* _Task prompt_: From the first entry to the last, repeat them all exactly.

* _Entries provided_:
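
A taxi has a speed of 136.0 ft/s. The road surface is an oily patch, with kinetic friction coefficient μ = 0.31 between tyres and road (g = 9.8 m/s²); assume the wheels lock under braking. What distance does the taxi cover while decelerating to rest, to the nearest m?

Braking distance ≈ 283 m

136 ft/s × 0.3048 = 41.4528 m/s.
a = μg = 0.31 × 9.8 = 3.038 m/s².
Braking distance = v²/(2a) = 41.4528² / (2 × 3.038) = 1718.335 / 6.076 = 282.807 m.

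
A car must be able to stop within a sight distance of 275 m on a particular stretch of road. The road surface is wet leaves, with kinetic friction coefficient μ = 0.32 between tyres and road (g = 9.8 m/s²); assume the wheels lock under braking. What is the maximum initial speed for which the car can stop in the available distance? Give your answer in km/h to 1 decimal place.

a = μg = 0.32 × 9.8 = 3.136 m/s².
v²/(2a) = d ⇒ v = √(2 × 3.136 × 275) = √1724.80 = 41.5307 m/s.
41.5307 m/s × 3.6 = 149.511 km/h.

Maximum speed ≈ 149.5 km/h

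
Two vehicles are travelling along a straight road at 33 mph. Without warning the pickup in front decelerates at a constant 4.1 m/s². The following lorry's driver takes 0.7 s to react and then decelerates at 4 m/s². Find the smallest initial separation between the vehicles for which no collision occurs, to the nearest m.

33 mph × 0.44704 = 14.7523 m/s.
Leader travels v²/(2a_L) = 217.630 / 8.200 = 26.540 m before stopping.
Follower covers v·t_r = 14.7523 × 0.7 = 10.327 m while reacting, then v²/(2a_F) = 217.630 / 8.000 = 27.204 m while braking, for a total of 10.327 + 27.204 = 37.531 m.
Since a_F ≤ a_L and the follower starts braking later, the follower is never slower than the leader, so the closest approach is when both have stopped.
Minimum gap = 37.531 − 26.540 = 10.991 m.

Minimum gap ≈ 11 m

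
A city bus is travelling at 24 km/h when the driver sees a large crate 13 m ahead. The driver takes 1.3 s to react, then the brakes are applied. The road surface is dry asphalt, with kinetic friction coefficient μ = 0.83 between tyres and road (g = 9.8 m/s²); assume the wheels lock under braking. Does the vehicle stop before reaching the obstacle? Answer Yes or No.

24 km/h ÷ 3.6 = 6.6667 m/s.
a = μg = 0.83 × 9.8 = 8.134 m/s².
Reaction distance = 6.6667 × 1.3 = 8.667 m.
Braking distance = v²/(2a) = 44.445 / 16.268 = 2.732 m.
Total stopping distance = 8.667 + 2.732 = 11.399 m, vs 13 m available — it stops with 13 − 11.399 = 1.601 m to spare.

Yes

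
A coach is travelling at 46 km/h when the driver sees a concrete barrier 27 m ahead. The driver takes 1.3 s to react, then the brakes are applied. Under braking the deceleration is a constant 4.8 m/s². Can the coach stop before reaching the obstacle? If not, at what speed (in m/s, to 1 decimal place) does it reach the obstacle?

46 km/h ÷ 3.6 = 12.7778 m/s.
Reaction distance = 12.7778 × 1.3 = 16.611 m.
Braking distance needed to stop: v²/(2a) = 163.272 / 9.600 = 17.008 m, so total needed = 16.611 + 17.008 = 33.619 m > 27 m — it cannot stop.
Distance remaining when braking begins: 27 − 16.611 = 10.389 m.
v² = v₀² − 2a·d = 163.272 − 2 × 4.800 × 10.389 = 63.538 m²/s².
v = √63.538 = 7.971 m/s.

No — it strikes the obstacle at 8.0 m/s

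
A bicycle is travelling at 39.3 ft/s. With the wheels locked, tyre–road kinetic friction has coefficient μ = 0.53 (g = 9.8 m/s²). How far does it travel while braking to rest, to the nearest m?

Braking distance ≈ 14 m

39.3 ft/s × 0.3048 = 11.9786 m/s.
a = μg = 0.53 × 9.8 = 5.194 m/s².
Braking distance = v²/(2a) = 11.9786² / (2 × 5.194) = 143.487 / 10.388 = 13.813 m.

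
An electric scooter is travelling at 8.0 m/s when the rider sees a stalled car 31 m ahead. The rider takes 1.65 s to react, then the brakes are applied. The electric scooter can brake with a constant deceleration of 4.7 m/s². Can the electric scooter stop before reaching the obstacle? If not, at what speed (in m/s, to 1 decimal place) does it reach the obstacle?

Yes — it stops about 11.0 m short of the obstacle, so it never reaches it

Reaction distance = 8.0000 × 1.65 = 13.200 m.
Braking distance = v²/(2a) = 64.000 / 9.400 = 6.809 m.
Total stopping distance = 13.200 + 6.809 = 20.009 m, vs 31 m available — it stops with 31 − 20.009 = 10.991 m to spare.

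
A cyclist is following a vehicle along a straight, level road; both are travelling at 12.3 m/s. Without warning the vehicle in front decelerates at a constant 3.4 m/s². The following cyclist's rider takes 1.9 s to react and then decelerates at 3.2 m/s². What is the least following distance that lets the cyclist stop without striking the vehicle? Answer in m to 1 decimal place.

Minimum gap ≈ 24.8 m

Leader travels v²/(2a_L) = 151.290 / 6.800 = 22.249 m before stopping.
Follower covers v·t_r = 12.3000 × 1.9 = 23.370 m while reacting, then v²/(2a_F) = 151.290 / 6.400 = 23.639 m while braking, for a total of 23.370 + 23.639 = 47.009 m.
Since a_F ≤ a_L and the follower starts braking later, the follower is never slower than the leader, so the closest approach is when both have stopped.
Minimum gap = 47.009 − 22.249 = 24.760 m.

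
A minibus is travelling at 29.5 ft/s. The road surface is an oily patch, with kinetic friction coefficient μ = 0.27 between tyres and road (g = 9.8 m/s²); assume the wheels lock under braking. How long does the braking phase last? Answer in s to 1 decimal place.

29.5 ft/s × 0.3048 = 8.9916 m/s.
a = μg = 0.27 × 9.8 = 2.646 m/s².
Braking time = v/a = 8.9916 / 2.646 = 3.398 s.

Braking time ≈ 3.4 s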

* _Solved exercise_:
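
A taxi has a speed of 136.0 ft/s. The road surface is an oily patch, with kinetic friction coefficient μ = 0.31 between tyres and road (g = 9.8 m/s²); assume the wheels lock under braking. What distance does the taxi cover while decelerating to rest, to the nearest m?

Braking distance ≈ 283 m

136 ft/s × 0.3048 = 41.4528 m/s.
a = μg = 0.31 × 9.8 = 3.038 m/s².
Braking distance = v²/(2a) = 41.4528² / (2 × 3.038) = 1718.335 / 6.076 = 282.807 m.

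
A car must be able to stop within a sight distance of 275 m on a particular stretch of road. The road surface is wet leaves, with kinetic friction coefficient μ = 0.32 between tyres and road (g = 9.8 m/s²); assume the wheels lock under braking. What is the maximum initial speed for which the car can stop in the available distance? Give your answer in km/h to 1 decimal place.

a = μg = 0.32 × 9.8 = 3.136 m/s².
v²/(2a) = d ⇒ v = √(2 × 3.136 × 275) = √1724.80 = 41.5307 m/s.
41.5307 m/s × 3.6 = 149.511 km/h.

Maximum speed ≈ 149.5 km/h

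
Two vehicles are travelling along a straight road at 33 mph. Without warning the pickup in front decelerates at a constant 4.1 m/s². The following lorry's driver takes 0.7 s to react and then decelerates at 4 m/s². Find the smallest initial separation between the vehicles for which no collision occurs, to the nearest m.

33 mph × 0.44704 = 14.7523 m/s.
Leader travels v²/(2a_L) = 217.630 / 8.200 = 26.540 m before stopping.
Follower covers v·t_r = 14.7523 × 0.7 = 10.327 m while reacting, then v²/(2a_F) = 217.630 / 8.000 = 27.204 m while braking, for a total of 10.327 + 27.204 = 37.531 m.
Since a_F ≤ a_L and the follower starts braking later, the follower is never slower than the leader, so the closest approach is when both have stopped.
Minimum gap = 37.531 − 26.540 = 10.991 m.

Minimum gap ≈ 11 m

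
A city bus is travelling at 24 km/h when the driver sees a large crate 13 m ahead. The driver takes 1.3 s to react, then the brakes are applied. The road surface is dry asphalt, with kinetic friction coefficient μ = 0.83 between tyres and road (g = 9.8 m/s²); assume the wheels lock under braking. Does the vehicle stop before reaching the obstacle? Answer Yes or No.

24 km/h ÷ 3.6 = 6.6667 m/s.
a = μg = 0.83 × 9.8 = 8.134 m/s².
Reaction distance = 6.6667 × 1.3 = 8.667 m.
Braking distance = v²/(2a) = 44.445 / 16.268 = 2.732 m.
Total stopping distance = 8.667 + 2.732 = 11.399 m, vs 13 m available — it stops with 13 − 11.399 = 1.601 m to spare.

Yes

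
A coach is travelling at 46 km/h when the driver sees a concrete barrier 27 m ahead. The driver takes 1.3 s to react, then the brakes are applied. Under braking the deceleration is a constant 4.8 m/s². Can the coach stop before reaching the obstacle? If not, at what speed (in m/s, to 1 decimal place) does it reach the obstacle?

46 km/h ÷ 3.6 = 12.7778 m/s.
Reaction distance = 12.7778 × 1.3 = 16.611 m.
Braking distance needed to stop: v²/(2a) = 163.272 / 9.600 = 17.008 m, so total needed = 16.611 + 17.008 = 33.619 m > 27 m — it cannot stop.
Distance remaining when braking begins: 27 − 16.611 = 10.389 m.
v² = v₀² − 2a·d = 163.272 − 2 × 4.800 × 10.389 = 63.538 m²/s².
v = √63.538 = 7.971 m/s.

No — it strikes the obstacle at 8.0 m/s

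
A bicycle is travelling at 39.3 ft/s. With the wheels locked, tyre–road kinetic friction has coefficient μ = 0.53 (g = 9.8 m/s²). How far does it travel while braking to rest, to the nearest m?

Braking distance ≈ 14 m

39.3 ft/s × 0.3048 = 11.9786 m/s.
a = μg = 0.53 × 9.8 = 5.194 m/s².
Braking distance = v²/(2a) = 11.9786² / (2 × 5.194) = 143.487 / 10.388 = 13.813 m.

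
An electric scooter is travelling at 8.0 m/s when the rider sees a stalled car 31 m ahead. The rider takes 1.65 s to react, then the brakes are applied. The electric scooter can brake with a constant deceleration of 4.7 m/s². Can the electric scooter stop before reaching the obstacle? If not, at what speed (in m/s, to 1 decimal place) does it reach the obstacle?

Yes — it stops about 11.0 m short of the obstacle, so it never reaches it

Reaction distance = 8.0000 × 1.65 = 13.200 m.
Braking distance = v²/(2a) = 64.000 / 9.400 = 6.809 m.
Total stopping distance = 13.200 + 6.809 = 20.009 m, vs 31 m available — it stops with 31 − 20.009 = 10.991 m to spare.

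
A cyclist is following a vehicle along a straight, level road; both are travelling at 12.3 m/s. Without warning the vehicle in front decelerates at a constant 3.4 m/s². The following cyclist's rider takes 1.9 s to react and then decelerates at 3.2 m/s². What is the least following distance that lets the cyclist stop without striking the vehicle? Answer in m to 1 decimal place.

Minimum gap ≈ 24.8 m

Leader travels v²/(2a_L) = 151.290 / 6.800 = 22.249 m before stopping.
Follower covers v·t_r = 12.3000 × 1.9 = 23.370 m while reacting, then v²/(2a_F) = 151.290 / 6.400 = 23.639 m while braking, for a total of 23.370 + 23.639 = 47.009 m.
Since a_F ≤ a_L and the follower starts braking later, the follower is never slower than the leader, so the closest approach is when both have stopped.
Minimum gap = 47.009 − 22.249 = 24.760 m.

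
A minibus is travelling at 29.5 ft/s. The road surface is an oily patch, with kinetic friction coefficient μ = 0.27 between tyres and road (g = 9.8 m/s²); assume the wheels lock under braking. How long does the braking phase last? Answer in s to 1 decimal place.

29.5 ft/s × 0.3048 = 8.9916 m/s.
a = μg = 0.27 × 9.8 = 2.646 m/s².
Braking time = v/a = 8.9916 / 2.646 = 3.398 s.

Braking time ≈ 3.4 s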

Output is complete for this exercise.